ABOUT THIS TASK = When you reach the line containing "Population CV of" in the entries below, begin reproducing lines exactly, and stop once the line containing "Bayes' theorem: P(A)" is done.

╭─ RECORDS SUPPLIED

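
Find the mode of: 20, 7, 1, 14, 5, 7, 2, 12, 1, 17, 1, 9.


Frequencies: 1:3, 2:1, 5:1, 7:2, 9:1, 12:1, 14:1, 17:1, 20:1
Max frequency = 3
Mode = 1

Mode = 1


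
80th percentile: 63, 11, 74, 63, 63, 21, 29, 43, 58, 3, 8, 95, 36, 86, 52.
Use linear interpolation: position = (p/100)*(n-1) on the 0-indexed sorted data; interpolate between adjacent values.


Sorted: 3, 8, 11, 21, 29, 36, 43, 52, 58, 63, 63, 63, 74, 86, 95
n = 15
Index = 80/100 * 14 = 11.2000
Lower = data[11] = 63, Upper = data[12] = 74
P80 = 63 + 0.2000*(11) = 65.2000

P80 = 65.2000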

╰─
╭─ RECORDS SUPPLIED

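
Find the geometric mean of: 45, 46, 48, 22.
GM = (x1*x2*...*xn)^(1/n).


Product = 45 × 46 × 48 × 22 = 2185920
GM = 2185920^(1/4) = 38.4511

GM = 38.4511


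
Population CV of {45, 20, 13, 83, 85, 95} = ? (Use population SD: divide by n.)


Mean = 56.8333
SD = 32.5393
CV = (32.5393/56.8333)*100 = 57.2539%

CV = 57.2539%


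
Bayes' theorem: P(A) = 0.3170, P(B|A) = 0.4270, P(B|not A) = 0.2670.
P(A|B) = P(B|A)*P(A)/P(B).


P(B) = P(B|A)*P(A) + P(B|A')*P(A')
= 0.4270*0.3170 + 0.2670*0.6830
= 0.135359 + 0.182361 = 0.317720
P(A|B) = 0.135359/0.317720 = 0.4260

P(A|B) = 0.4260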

╰─

EXERCISE ANSWER =
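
Population CV of {45, 20, 13, 83, 85, 95} = ? (Use population SD: divide by n.)


Mean = 56.8333
SD = 32.5393
CV = (32.5393/56.8333)*100 = 57.2539%

CV = 57.2539%


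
Bayes' theorem: P(A) = 0.3170, P(B|A) = 0.4270, P(B|not A) = 0.2670.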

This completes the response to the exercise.